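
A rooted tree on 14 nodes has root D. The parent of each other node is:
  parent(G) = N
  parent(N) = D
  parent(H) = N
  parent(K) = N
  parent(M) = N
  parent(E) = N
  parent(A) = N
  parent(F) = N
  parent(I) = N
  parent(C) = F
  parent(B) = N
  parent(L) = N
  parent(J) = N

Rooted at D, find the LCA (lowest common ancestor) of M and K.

Path M→root: M N D; path K→root: K N D.
First common node: N.

N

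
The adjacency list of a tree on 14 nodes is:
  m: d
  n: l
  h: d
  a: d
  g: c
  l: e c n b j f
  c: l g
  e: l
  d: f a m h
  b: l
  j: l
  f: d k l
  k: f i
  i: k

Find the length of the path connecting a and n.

Walking from a: a–d–f–l–n. Length 4.

4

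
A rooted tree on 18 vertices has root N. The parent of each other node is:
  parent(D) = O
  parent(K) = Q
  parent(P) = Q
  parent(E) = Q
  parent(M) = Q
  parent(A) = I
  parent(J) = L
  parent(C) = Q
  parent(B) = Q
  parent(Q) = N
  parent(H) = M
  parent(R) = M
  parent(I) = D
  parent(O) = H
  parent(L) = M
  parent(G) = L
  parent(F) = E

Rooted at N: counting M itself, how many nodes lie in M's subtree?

10

Descendants of M (including itself): M, H, L, R, O, G, J, D, I, A. That's 10.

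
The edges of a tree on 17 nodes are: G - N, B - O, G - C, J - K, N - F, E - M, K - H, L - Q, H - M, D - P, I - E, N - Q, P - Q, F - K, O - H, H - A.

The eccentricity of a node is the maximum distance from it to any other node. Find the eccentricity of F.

5

A farthest node from F is I.
The path F-K-H-M-E-I has 5 edges.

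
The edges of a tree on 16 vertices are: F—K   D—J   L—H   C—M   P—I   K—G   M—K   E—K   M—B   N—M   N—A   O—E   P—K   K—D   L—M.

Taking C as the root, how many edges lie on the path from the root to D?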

◇ ◇ ◇ ◇ ◇ ◇ ◇

- _DIRECTIONS_: In the records above, locate each line with the word "vertices". Copy all such lines.

- _ANSWER FOR THIS EXERCISE_:
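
A rooted tree on 18 vertices has root N. The parent of each other node is:
The edges of a tree on 16 vertices are: F—K   D—J   L—H   C—M   P—I   K—G   M—K   E—K   M—B   N—M   N—A   O—E   P—K   K—D   L—M.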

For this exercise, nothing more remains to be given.